Stored entries
== == ==
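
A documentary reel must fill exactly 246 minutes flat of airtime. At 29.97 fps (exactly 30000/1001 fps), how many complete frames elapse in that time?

442357 frames

246 min = 14760 s.
Frames = 14760 × 30000/1001 = 442800000/1001 ≈ 442357.6424.
Complete frames: 442357.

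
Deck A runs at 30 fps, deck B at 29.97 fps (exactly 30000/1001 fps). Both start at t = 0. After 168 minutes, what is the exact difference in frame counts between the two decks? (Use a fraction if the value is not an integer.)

43200/143 frames

168 min = 10080 s.
A emits 30 × 10080 = 302400 frames; B emits 30000/1001 × 10080 = 43200000/143.
Difference = 43200/143 frames (≈ 302.0979); B is behind A.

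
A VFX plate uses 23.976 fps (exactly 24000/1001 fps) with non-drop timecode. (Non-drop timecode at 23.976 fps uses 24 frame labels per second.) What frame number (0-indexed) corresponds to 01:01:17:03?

frame 88251

Total seconds to the label: (1 × 3600 + 1 × 60 + 17) = 3677.
Frame index = 3677 × 24 + 3 = 88251.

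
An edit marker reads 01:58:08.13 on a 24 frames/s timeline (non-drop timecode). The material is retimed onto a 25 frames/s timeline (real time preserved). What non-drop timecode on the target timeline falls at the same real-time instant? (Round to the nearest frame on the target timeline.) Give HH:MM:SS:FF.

Source frame index: (1×3600 + 58×60 + 8) × 24 + 13 = 170125.
Real time: 170125 / (24) = 170125/24 s.
Target frame: (170125/24) × (25) = 4253125/24 ≈ 177213.542 → 177214.
At 25 labels/s: frame 177214 → 01:58:08:14.

01:58:08:14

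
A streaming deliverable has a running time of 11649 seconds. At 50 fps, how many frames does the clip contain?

582450 frames

Frames = 11649 × 50 = 582450.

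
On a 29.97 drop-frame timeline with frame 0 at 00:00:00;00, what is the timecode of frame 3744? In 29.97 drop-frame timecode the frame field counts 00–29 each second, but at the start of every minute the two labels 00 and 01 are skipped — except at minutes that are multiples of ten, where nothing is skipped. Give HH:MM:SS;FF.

00:02:04;28

Ten DF minutes hold 17982 frames, so frame 3744 lies in block 0 (frames 0–17981) with 3744 frames into that block.
The block's first minute is 1800 frames and the rest 1798 each; 3744 frames reaches minute 2, so 0 × 18 + 2 × 2 = 4 labels have been skipped so far.
Adding those back, label number 3744 + 4 = 3748 at 30 labels/s is 124 s + 28 f = 0 h 2 min 4 s frame 28, i.e. 00:02:04;28.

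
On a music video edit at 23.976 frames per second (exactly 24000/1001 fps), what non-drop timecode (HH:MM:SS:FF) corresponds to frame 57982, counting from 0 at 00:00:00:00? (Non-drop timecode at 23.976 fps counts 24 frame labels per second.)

57982 ÷ 24 = 2415 full seconds, remainder 22 frames.
2415 s = 0 h 40 min 15 s.
Timecode: 00:40:15:22.

00:40:15:22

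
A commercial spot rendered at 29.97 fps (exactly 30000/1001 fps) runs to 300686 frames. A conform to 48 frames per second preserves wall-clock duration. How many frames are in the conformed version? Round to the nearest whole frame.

Frames at target rate = 300686 × (48) / (30000/1001) = 300986686/625 ≈ 481578.698.
Nearest whole frame: 481579.

481579 frames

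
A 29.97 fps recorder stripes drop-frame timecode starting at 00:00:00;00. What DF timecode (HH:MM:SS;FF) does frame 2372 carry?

00:01:19;04

Each 10-minute DF block holds 10 × 60 × 30 − 9 × 2 = 17982 frames. 2372 ÷ 17982 → 0 full blocks, remainder 2372.
Within the partial block the first minute is 1800 frames and each further minute 1798, so 1 further minute boundary passed. Total skipped labels = 18 × 0 + 2 × 1 = 2.
Non-drop label index = 2372 + 2 = 2374; at 30 labels/s that is 00:01:19:04, i.e. DF 00:01:19;04.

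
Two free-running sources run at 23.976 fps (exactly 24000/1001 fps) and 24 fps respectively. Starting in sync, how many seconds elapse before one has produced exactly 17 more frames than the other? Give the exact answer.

17017/24 seconds

The gap grows by |24 − 24000/1001| = 24/1001 frames per second.
Time for a 17-frame gap: 17 ÷ (24/1001) = 17017/24 s.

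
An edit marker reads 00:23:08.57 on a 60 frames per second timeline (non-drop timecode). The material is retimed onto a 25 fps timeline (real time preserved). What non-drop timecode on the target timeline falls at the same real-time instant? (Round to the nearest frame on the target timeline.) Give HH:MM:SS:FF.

Source frame index: (0×3600 + 23×60 + 8) × 60 + 57 = 83337.
Real time: 83337 / (60) = 27779/20 s.
Target frame: (27779/20) × (25) = 138895/4 ≈ 34723.750 → 34724.
At 25 labels/s: frame 34724 → 00:23:08:24.

00:23:08:24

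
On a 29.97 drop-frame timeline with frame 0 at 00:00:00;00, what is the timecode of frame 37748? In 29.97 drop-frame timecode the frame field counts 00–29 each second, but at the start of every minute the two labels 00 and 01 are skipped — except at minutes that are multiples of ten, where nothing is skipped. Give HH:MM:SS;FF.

00:20:59;14

Each 10-minute DF block holds 10 × 60 × 30 − 9 × 2 = 17982 frames. 37748 ÷ 17982 → 2 full blocks, remainder 1784.
Within the partial block the first minute is 1800 frames and each further minute 1798, so 0 further minute boundaries passed. Total skipped labels = 18 × 2 + 2 × 0 = 36.
Non-drop label index = 37748 + 36 = 37784; at 30 labels/s that is 00:20:59:14, i.e. DF 00:20:59;14.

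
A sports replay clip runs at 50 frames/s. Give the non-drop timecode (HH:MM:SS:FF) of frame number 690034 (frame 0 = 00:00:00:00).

690034 ÷ 50 = 13800 full seconds, remainder 34 frames.
13800 s = 3 h 50 min 0 s.
Timecode: 03:50:00:34.

03:50:00:34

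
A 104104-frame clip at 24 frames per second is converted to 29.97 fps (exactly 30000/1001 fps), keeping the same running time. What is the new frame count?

Target frames = source frames × (target rate / source rate) = 104104 × (30000/1001)/(24) = 104104 × 1250/1001 = 130000.

130000 frames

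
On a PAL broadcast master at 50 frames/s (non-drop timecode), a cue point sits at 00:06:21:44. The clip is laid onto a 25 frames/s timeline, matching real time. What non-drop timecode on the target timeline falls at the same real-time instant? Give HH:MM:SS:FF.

00:06:21:22

Source frame index: (0×3600 + 6×60 + 21) × 50 + 44 = 19094.
Real time: 19094 / (50) = 9547/25 s.
Target frame: (9547/25) × (25) = 9547.
At 25 labels/s: frame 9547 → 00:06:21:22.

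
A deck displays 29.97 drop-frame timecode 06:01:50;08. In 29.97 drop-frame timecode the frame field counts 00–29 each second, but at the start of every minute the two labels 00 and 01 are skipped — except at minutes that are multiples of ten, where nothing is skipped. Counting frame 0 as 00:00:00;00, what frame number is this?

Complete 10-minute blocks: 36, each 17982 frames → 647352.
Remaining 1 whole minute in the current block: 1800 + 0 × 1798 = 1800 frames.
Within the current minute: 50 × 30 + 8 − 2 = 1506 (labels ;00/;01 skipped at this minute). Total = 647352 + 1800 + 1506 = 650658.

650658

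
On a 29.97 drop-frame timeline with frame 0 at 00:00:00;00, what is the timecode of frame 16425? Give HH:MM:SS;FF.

00:09:08;03

Ten DF minutes hold 17982 frames, so frame 16425 lies in block 0 (frames 0–17981) with 16425 frames into that block.
The block's first minute is 1800 frames and the rest 1798 each; 16425 frames reaches minute 9, so 0 × 18 + 9 × 2 = 18 labels have been skipped so far.
Adding those back, label number 16425 + 18 = 16443 at 30 labels/s is 548 s + 3 f = 0 h 9 min 8 s frame 3, i.e. 00:09:08;03.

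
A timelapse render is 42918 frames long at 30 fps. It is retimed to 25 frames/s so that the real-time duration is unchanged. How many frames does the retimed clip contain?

35765 frames

Target frames = source frames × (target rate / source rate) = 42918 × (25)/(30) = 42918 × 5/6 = 35765.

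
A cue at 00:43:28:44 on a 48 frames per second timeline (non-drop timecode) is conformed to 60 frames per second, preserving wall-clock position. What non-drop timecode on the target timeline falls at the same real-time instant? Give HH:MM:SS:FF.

00:43:28:55

Source frame index: (0×3600 + 43×60 + 28) × 48 + 44 = 125228.
Real time: 125228 / (48) = 31307/12 s.
Target frame: (31307/12) × (60) = 156535.
At 60 labels/s: frame 156535 → 00:43:28:55.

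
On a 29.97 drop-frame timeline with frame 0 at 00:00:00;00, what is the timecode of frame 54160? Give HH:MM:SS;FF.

Ten DF minutes hold 17982 frames, so frame 54160 lies in block 3 (frames 53946–71927) with 214 frames into that block.
The block's first minute is 1800 frames and the rest 1798 each; 214 frames reaches minute 0, so 3 × 18 + 0 × 2 = 54 labels have been skipped so far.
Adding those back, label number 54160 + 54 = 54214 at 30 labels/s is 1807 s + 4 f = 0 h 30 min 7 s frame 4, i.e. 00:30:07;04.

00:30:07;04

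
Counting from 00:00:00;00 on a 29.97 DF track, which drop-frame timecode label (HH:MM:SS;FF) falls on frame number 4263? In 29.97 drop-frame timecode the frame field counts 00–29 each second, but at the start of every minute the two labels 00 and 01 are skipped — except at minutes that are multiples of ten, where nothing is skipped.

00:02:22;07

Each 10-minute DF block holds 10 × 60 × 30 − 9 × 2 = 17982 frames. 4263 ÷ 17982 → 0 full blocks, remainder 4263.
Within the partial block the first minute is 1800 frames and each further minute 1798, so 2 further minute boundaries passed. Total skipped labels = 18 × 0 + 2 × 2 = 4.
Non-drop label index = 4263 + 4 = 4267; at 30 labels/s that is 00:02:22:07, i.e. DF 00:02:22;07.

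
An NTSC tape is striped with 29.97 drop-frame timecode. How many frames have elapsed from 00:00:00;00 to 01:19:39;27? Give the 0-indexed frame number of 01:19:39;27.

143253

As if non-drop at 30 labels/s: (1 × 3600 + 19 × 60 + 39) × 30 + 27 = 143397.
Minute boundaries passed: 79; those not divisible by 10: 79 − 7 = 72; dropped labels = 2 × 72 = 144.
Actual frame index = 143397 − 144 = 143253.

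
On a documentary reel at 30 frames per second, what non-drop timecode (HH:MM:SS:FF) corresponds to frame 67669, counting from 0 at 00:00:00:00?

67669 ÷ 30 = 2255 full seconds, remainder 19 frames.
2255 s = 0 h 37 min 35 s.
Timecode: 00:37:35:19.

00:37:35:19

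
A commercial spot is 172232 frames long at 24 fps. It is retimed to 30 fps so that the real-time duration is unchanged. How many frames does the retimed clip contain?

215290 frames

Frames at target rate = 172232 × (30) / (24) = 215290.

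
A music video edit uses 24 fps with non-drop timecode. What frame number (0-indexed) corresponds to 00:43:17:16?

62344

Total seconds to the label: (0 × 3600 + 43 × 60 + 17) = 2597.
Frame index = 2597 × 24 + 16 = 62344.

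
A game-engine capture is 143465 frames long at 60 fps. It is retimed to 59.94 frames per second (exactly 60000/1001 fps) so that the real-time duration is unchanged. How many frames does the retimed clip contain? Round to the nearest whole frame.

Frames at target rate = 143465 × (60000/1001) / (60) = 20495000/143 ≈ 143321.678.
Nearest whole frame: 143322.

143322 frames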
== == ==
**What you should do**
Retype the lines above without alteration. The first is the one containing "A game-engine capture", and the last is the final line of the data.

**Output of the task**
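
A game-engine capture is 143465 frames long at 60 fps. It is retimed to 59.94 frames per second (exactly 60000/1001 fps) so that the real-time duration is unchanged. How many frames does the retimed clip contain? Round to the nearest whole frame.

Frames at target rate = 143465 × (60000/1001) / (60) = 20495000/143 ≈ 143321.678.
Nearest whole frame: 143322.

143322 frames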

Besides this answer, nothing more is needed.